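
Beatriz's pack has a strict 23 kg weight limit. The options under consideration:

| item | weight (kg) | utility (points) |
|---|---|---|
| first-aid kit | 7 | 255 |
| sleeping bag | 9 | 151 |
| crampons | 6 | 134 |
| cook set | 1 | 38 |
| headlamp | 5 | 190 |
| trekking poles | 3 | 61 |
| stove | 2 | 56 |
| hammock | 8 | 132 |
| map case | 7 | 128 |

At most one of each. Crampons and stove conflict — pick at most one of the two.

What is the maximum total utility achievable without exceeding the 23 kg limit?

678

First-aid kit + crampons + cook set + headlamp + trekking poles uses 22 of the 23 kg and totals 678.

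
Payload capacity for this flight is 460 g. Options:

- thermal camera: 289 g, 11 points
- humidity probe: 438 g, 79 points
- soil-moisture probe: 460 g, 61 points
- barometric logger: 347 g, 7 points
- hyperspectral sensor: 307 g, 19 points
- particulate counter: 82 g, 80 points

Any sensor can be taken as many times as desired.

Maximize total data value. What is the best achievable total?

The ratio ordering already packs tightly: 5×particulate counter, 410 g, 400.

400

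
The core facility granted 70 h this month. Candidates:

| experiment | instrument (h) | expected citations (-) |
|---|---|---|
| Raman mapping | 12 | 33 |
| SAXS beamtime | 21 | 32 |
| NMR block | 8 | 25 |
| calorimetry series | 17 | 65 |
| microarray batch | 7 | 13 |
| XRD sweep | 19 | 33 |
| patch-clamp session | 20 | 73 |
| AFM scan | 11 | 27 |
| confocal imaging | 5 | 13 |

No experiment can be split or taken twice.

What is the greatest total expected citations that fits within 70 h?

223

Taking the top-ratio experiments first gives Raman mapping + NMR block + calorimetry series + microarray batch + patch-clamp session + confocal imaging for 222 (69 h).
The 12 h tied up in microarray batch and confocal imaging is better spent on AFM scan — total rises to 223 (68 h).
Next best is Raman mapping + NMR block + calorimetry series + microarray batch + patch-clamp session + confocal imaging at 222 (69 h) — short by 1.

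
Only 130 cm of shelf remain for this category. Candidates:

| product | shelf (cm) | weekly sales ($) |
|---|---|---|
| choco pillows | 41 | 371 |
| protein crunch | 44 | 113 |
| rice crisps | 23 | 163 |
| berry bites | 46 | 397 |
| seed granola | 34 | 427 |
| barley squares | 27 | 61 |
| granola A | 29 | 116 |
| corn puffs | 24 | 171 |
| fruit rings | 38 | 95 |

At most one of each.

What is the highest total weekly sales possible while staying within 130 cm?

Density check — seed granola 12.56, choco pillows 9.05, berry bites 8.63 are the best per cm.
Taking choco pillows + berry bites + seed granola: 121 cm used, 1195 in weekly sales.
Runner-up rice crisps + berry bites + seed granola + corn puffs tops out at 1158.

1195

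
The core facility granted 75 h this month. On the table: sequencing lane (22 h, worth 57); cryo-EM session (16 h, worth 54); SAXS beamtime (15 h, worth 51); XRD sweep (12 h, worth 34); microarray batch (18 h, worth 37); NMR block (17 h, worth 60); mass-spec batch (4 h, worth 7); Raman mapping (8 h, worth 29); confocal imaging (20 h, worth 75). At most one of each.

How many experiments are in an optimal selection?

5

Best achievable expected citations is 252.
cryo-EM session + XRD sweep + NMR block + Raman mapping + confocal imaging hits 252 at 73 h.
All optima have 5 experiments.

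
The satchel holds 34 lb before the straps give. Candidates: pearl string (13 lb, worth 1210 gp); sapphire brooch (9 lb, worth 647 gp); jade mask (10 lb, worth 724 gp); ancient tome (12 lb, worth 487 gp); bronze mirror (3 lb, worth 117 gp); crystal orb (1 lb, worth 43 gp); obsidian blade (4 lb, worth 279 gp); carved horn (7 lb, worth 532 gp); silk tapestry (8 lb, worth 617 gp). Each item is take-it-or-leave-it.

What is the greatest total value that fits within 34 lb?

The ratio heuristic lands on pearl string + crystal orb + obsidian blade + carved horn + silk tapestry (2681) but leaves 1 lb idle.
The 8 lb tied up in crystal orb and carved horn is better spent on sapphire brooch — total rises to 2753 (34 lb).

2753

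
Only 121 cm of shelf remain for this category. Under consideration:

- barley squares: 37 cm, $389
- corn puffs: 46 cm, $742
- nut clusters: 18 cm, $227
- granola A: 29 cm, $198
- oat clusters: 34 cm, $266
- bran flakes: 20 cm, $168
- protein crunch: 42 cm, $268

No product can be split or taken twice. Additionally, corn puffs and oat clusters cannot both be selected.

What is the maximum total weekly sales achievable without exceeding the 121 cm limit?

1526

Taking barley squares + corn puffs + nut clusters + bran flakes: 121 cm used, 1526 in weekly sales.
No other feasible combination exceeds 1526.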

WORK INSTRUCTIONS: Check each line of the listing for "split". Show those that have it.

PROBLEM SOLUTION:
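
No experiment can be split or taken twice.
No product can be split or taken twice. Additionally, corn puffs and oat clusters cannot both be selected.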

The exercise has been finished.